▶ Work request
Take the records underneath and set them down exactly.

▶ Material shown
※ ※ ※

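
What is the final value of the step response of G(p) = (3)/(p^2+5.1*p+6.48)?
FVT: lim_{t→∞} y(t) = lim_{p→0} p*Y(p) where Y(p) = G(p)/p.
= lim_{p→0} G(p) = G(0) = num(0)/den(0) = 3/6.48 = 0.463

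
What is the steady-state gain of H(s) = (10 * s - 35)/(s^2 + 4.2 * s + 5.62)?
DC gain = H(0) = num(0)/den(0) = -35/5.62 = -6.228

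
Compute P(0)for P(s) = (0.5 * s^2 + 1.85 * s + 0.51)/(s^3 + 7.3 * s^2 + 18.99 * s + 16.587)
DC gain = P(0) = num(0)/den(0) = 0.51/16.587 = 0.03075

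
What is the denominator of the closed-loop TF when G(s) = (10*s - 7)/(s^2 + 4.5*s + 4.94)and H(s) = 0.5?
Characteristic poly = G_den * H_den + G_num * H_num = (s^2 + 4.5*s + 4.94) + (5*s - 3.5) = s^2 + 9.5*s + 1.44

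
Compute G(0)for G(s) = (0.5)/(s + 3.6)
DC gain = G(0) = num(0)/den(0) = 0.5/3.6 = 0.1389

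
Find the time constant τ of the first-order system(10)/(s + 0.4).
First-order system: τ = -1/pole. Pole = -0.4. τ = -1/(-0.4) = 2.5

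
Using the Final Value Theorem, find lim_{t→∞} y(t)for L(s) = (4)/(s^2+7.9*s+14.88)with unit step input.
FVT: lim_{t→∞} y(t) = lim_{s→0} s*Y(s) where Y(s) = L(s)/s.
= lim_{s→0} L(s) = L(0) = num(0)/den(0) = 4/14.88 = 0.2688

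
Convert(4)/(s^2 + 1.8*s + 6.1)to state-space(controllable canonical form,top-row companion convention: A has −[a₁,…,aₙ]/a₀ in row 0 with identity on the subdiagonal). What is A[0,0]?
Reachable canonical form for den = s^2 + 1.8*s + 6.1: top row of A = -[a₁,a₂,...,aₙ]/a₀, ones on the subdiagonal, zeros elsewhere.
A = [[-1.8, -6.1], [1, 0]].
A[0,0] = -1.8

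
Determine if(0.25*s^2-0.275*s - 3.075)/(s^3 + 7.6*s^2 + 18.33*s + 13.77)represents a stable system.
Denominator: s^3 + 7.6*s^2 + 18.33*s + 13.77 = (s + 3.4)(s + 1.5)(s + 2.7). Poles: -1.5, -2.7, -3.4. All Re(p)<0: Yes (stable)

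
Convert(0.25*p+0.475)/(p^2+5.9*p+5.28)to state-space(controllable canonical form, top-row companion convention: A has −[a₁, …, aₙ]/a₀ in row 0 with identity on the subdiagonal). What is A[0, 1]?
Reachable canonical form for den = p^2 + 5.9*p + 5.28: top row of A = -[a₁,a₂,...,aₙ]/a₀, ones on the subdiagonal, zeros elsewhere.
A = [[-5.9, -5.28], [1, 0]].
A[0,1] = -5.28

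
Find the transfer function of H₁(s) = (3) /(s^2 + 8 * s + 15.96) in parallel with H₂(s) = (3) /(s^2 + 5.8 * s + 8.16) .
Parallel: H = H₁ + H₂ = (n₁·d₂ + n₂·d₁)/(d₁·d₂).
n₁·d₂ = 3*s^2 + 17.4*s + 24.48. n₂·d₁ = 3*s^2 + 24*s + 47.88. Sum = 6*s^2 + 41.4*s + 72.36. d₁·d₂ = s^4 + 13.8*s^3 + 70.52*s^2 + 157.848*s + 130.2336.
H(s) = (6*s^2 + 41.4*s + 72.36)/(s^4 + 13.8*s^3 + 70.52*s^2 + 157.848*s + 130.2336)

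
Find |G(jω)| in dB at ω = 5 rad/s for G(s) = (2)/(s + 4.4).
Substitute s = j*5: G(j5) = 0.198377 - 0.225428j.
|G(j5)| = sqrt(Re² + Im²) = 0.3003.
20*log₁₀(0.3003) = -10.45 dB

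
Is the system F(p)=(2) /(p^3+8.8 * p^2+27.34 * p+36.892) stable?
Denominator: p^3 + 8.8*p^2 + 27.34*p + 36.892 = (p + 4.6)(p^2 + 4.2*p + 8.02). Poles: -2.1 + 1.9j, -2.1 - 1.9j, -4.6. All Re(p)<0: Yes (stable)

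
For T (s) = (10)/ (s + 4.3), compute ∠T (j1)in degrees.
Substitute s = j*1: T(j1) = 2.20626 - 0.513084j.
∠T(j1) = atan2(Im, Re) = atan2(-0.513084, 2.20626) = -13.09°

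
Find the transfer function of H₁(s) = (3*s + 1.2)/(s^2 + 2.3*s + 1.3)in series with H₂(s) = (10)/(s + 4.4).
Series: H = H₁ · H₂ = (n₁·n₂)/(d₁·d₂).
Num: n₁·n₂ = 30*s + 12. Den: d₁·d₂ = s^3 + 6.7*s^2 + 11.42*s + 5.72.
H(s) = (30*s + 12)/(s^3 + 6.7*s^2 + 11.42*s + 5.72)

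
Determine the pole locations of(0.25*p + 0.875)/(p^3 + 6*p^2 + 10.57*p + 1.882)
Set denominator = 0: p^3 + 6*p^2 + 10.57*p + 1.882 = (p + 0.2)(p^2 + 5.8*p + 9.41) = 0 → Poles: -0.2, -2.9 + 1j, -2.9 - 1j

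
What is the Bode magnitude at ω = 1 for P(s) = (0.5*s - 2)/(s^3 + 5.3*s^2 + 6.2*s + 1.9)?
Substitute s = j*1: P(j1) = 0.243523 + 0.225389j.
|P(j1)| = sqrt(Re² + Im²) = 0.3318.
20*log₁₀(0.3318) = -9.58 dB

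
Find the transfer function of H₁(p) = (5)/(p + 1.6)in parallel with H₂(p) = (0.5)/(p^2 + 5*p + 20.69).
Parallel: H = H₁ + H₂ = (n₁·d₂ + n₂·d₁)/(d₁·d₂).
n₁·d₂ = 5*p^2 + 25*p + 103.45. n₂·d₁ = 0.5*p + 0.8. Sum = 5*p^2 + 25.5*p + 104.25. d₁·d₂ = p^3 + 6.6*p^2 + 28.69*p + 33.104.
H(p) = (5*p^2 + 25.5*p + 104.25)/(p^3 + 6.6*p^2 + 28.69*p + 33.104)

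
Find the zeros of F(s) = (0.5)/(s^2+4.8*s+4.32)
Numerator is a nonzero constant (0.5) → Zeros: none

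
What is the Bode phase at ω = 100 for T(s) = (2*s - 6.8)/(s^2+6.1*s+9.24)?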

※ ※ ※

▶ Written solution
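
What is the final value of the step response of G(p) = (3)/(p^2+5.1*p+6.48)?
FVT: lim_{t→∞} y(t) = lim_{p→0} p*Y(p) where Y(p) = G(p)/p.
= lim_{p→0} G(p) = G(0) = num(0)/den(0) = 3/6.48 = 0.463

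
What is the steady-state gain of H(s) = (10 * s - 35)/(s^2 + 4.2 * s + 5.62)?
DC gain = H(0) = num(0)/den(0) = -35/5.62 = -6.228

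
Compute P(0)for P(s) = (0.5 * s^2 + 1.85 * s + 0.51)/(s^3 + 7.3 * s^2 + 18.99 * s + 16.587)
DC gain = P(0) = num(0)/den(0) = 0.51/16.587 = 0.03075

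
What is the denominator of the closed-loop TF when G(s) = (10*s - 7)/(s^2 + 4.5*s + 4.94)and H(s) = 0.5?
Characteristic poly = G_den * H_den + G_num * H_num = (s^2 + 4.5*s + 4.94) + (5*s - 3.5) = s^2 + 9.5*s + 1.44

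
Compute G(0)for G(s) = (0.5)/(s + 3.6)
DC gain = G(0) = num(0)/den(0) = 0.5/3.6 = 0.1389

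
Find the time constant τ of the first-order system(10)/(s + 0.4).
First-order system: τ = -1/pole. Pole = -0.4. τ = -1/(-0.4) = 2.5

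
Using the Final Value Theorem, find lim_{t→∞} y(t)for L(s) = (4)/(s^2+7.9*s+14.88)with unit step input.
FVT: lim_{t→∞} y(t) = lim_{s→0} s*Y(s) where Y(s) = L(s)/s.
= lim_{s→0} L(s) = L(0) = num(0)/den(0) = 4/14.88 = 0.2688

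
Convert(4)/(s^2 + 1.8*s + 6.1)to state-space(controllable canonical form,top-row companion convention: A has −[a₁,…,aₙ]/a₀ in row 0 with identity on the subdiagonal). What is A[0,0]?
Reachable canonical form for den = s^2 + 1.8*s + 6.1: top row of A = -[a₁,a₂,...,aₙ]/a₀, ones on the subdiagonal, zeros elsewhere.
A = [[-1.8, -6.1], [1, 0]].
A[0,0] = -1.8

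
Determine if(0.25*s^2-0.275*s - 3.075)/(s^3 + 7.6*s^2 + 18.33*s + 13.77)represents a stable system.
Denominator: s^3 + 7.6*s^2 + 18.33*s + 13.77 = (s + 3.4)(s + 1.5)(s + 2.7). Poles: -1.5, -2.7, -3.4. All Re(p)<0: Yes (stable)

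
Convert(0.25*p+0.475)/(p^2+5.9*p+5.28)to state-space(controllable canonical form, top-row companion convention: A has −[a₁, …, aₙ]/a₀ in row 0 with identity on the subdiagonal). What is A[0, 1]?
Reachable canonical form for den = p^2 + 5.9*p + 5.28: top row of A = -[a₁,a₂,...,aₙ]/a₀, ones on the subdiagonal, zeros elsewhere.
A = [[-5.9, -5.28], [1, 0]].
A[0,1] = -5.28

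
Find the transfer function of H₁(s) = (3) /(s^2 + 8 * s + 15.96) in parallel with H₂(s) = (3) /(s^2 + 5.8 * s + 8.16) .
Parallel: H = H₁ + H₂ = (n₁·d₂ + n₂·d₁)/(d₁·d₂).
n₁·d₂ = 3*s^2 + 17.4*s + 24.48. n₂·d₁ = 3*s^2 + 24*s + 47.88. Sum = 6*s^2 + 41.4*s + 72.36. d₁·d₂ = s^4 + 13.8*s^3 + 70.52*s^2 + 157.848*s + 130.2336.
H(s) = (6*s^2 + 41.4*s + 72.36)/(s^4 + 13.8*s^3 + 70.52*s^2 + 157.848*s + 130.2336)

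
Find |G(jω)| in dB at ω = 5 rad/s for G(s) = (2)/(s + 4.4).
Substitute s = j*5: G(j5) = 0.198377 - 0.225428j.
|G(j5)| = sqrt(Re² + Im²) = 0.3003.
20*log₁₀(0.3003) = -10.45 dB

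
Is the system F(p)=(2) /(p^3+8.8 * p^2+27.34 * p+36.892) stable?
Denominator: p^3 + 8.8*p^2 + 27.34*p + 36.892 = (p + 4.6)(p^2 + 4.2*p + 8.02). Poles: -2.1 + 1.9j, -2.1 - 1.9j, -4.6. All Re(p)<0: Yes (stable)

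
For T (s) = (10)/ (s + 4.3), compute ∠T (j1)in degrees.
Substitute s = j*1: T(j1) = 2.20626 - 0.513084j.
∠T(j1) = atan2(Im, Re) = atan2(-0.513084, 2.20626) = -13.09°

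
Find the transfer function of H₁(s) = (3*s + 1.2)/(s^2 + 2.3*s + 1.3)in series with H₂(s) = (10)/(s + 4.4).
Series: H = H₁ · H₂ = (n₁·n₂)/(d₁·d₂).
Num: n₁·n₂ = 30*s + 12. Den: d₁·d₂ = s^3 + 6.7*s^2 + 11.42*s + 5.72.
H(s) = (30*s + 12)/(s^3 + 6.7*s^2 + 11.42*s + 5.72)

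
Determine the pole locations of(0.25*p + 0.875)/(p^3 + 6*p^2 + 10.57*p + 1.882)
Set denominator = 0: p^3 + 6*p^2 + 10.57*p + 1.882 = (p + 0.2)(p^2 + 5.8*p + 9.41) = 0 → Poles: -0.2, -2.9 + 1j, -2.9 - 1j

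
What is the Bode magnitude at ω = 1 for P(s) = (0.5*s - 2)/(s^3 + 5.3*s^2 + 6.2*s + 1.9)?
Substitute s = j*1: P(j1) = 0.243523 + 0.225389j.
|P(j1)| = sqrt(Re² + Im²) = 0.3318.
20*log₁₀(0.3318) = -9.58 dB

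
Find the transfer function of H₁(p) = (5)/(p + 1.6)in parallel with H₂(p) = (0.5)/(p^2 + 5*p + 20.69).
Parallel: H = H₁ + H₂ = (n₁·d₂ + n₂·d₁)/(d₁·d₂).
n₁·d₂ = 5*p^2 + 25*p + 103.45. n₂·d₁ = 0.5*p + 0.8. Sum = 5*p^2 + 25.5*p + 104.25. d₁·d₂ = p^3 + 6.6*p^2 + 28.69*p + 33.104.
H(p) = (5*p^2 + 25.5*p + 104.25)/(p^3 + 6.6*p^2 + 28.69*p + 33.104)

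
Find the zeros of F(s) = (0.5)/(s^2+4.8*s+4.32)
Numerator is a nonzero constant (0.5) → Zeros: none

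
What is the Bode phase at ω = 100 for T(s) = (2*s - 6.8)/(s^2+6.1*s+9.24)?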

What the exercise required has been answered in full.